:: Task description ::
Among the records below, find the lines that contain "study" and copy each of them.
☆ ☆ ☆ ☆
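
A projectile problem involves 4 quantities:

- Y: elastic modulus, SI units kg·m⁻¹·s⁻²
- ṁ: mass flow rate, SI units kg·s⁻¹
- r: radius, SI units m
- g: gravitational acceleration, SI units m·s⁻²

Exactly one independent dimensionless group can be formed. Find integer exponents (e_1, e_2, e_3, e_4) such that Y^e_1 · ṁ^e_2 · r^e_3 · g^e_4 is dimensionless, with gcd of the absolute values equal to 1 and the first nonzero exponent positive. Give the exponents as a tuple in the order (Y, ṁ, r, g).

M: e_1·(1) + e_2·(1) + e_3·(0) + e_4·(0) = 0
L: e_1·(-1) + e_2·(0) + e_3·(1) + e_4·(1) = 0
T: e_1·(-2) + e_2·(-1) + e_3·(0) + e_4·(-2) = 0
Solving this homogeneous linear system for the smallest-integer solution (first nonzero entry positive) gives (2, -2, 3, -1).

(2, -2, 3, -1)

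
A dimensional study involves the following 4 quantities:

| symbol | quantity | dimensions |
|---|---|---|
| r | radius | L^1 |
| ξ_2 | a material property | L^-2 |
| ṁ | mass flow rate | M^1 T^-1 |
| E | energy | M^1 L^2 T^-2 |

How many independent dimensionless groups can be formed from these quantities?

1

There are 4 variables and 3 base dimensions (M, L, T).
The dimension matrix has rank 3.
Independent dimensionless groups: 4 − 3 = 1.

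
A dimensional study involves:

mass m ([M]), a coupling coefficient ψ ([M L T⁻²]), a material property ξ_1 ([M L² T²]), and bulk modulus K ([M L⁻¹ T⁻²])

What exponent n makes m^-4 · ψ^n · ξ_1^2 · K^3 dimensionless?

-1

Balance the M exponent: (1)·n from ψ, plus −4·(1) + 2·(1) + 3·(1) = 1 from the rest, must sum to zero.
n + 1 = 0, so n = -1.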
☆ ☆ ☆ ☆
:: Your response ::
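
A dimensional study involves the following 4 quantities:
A dimensional study involves: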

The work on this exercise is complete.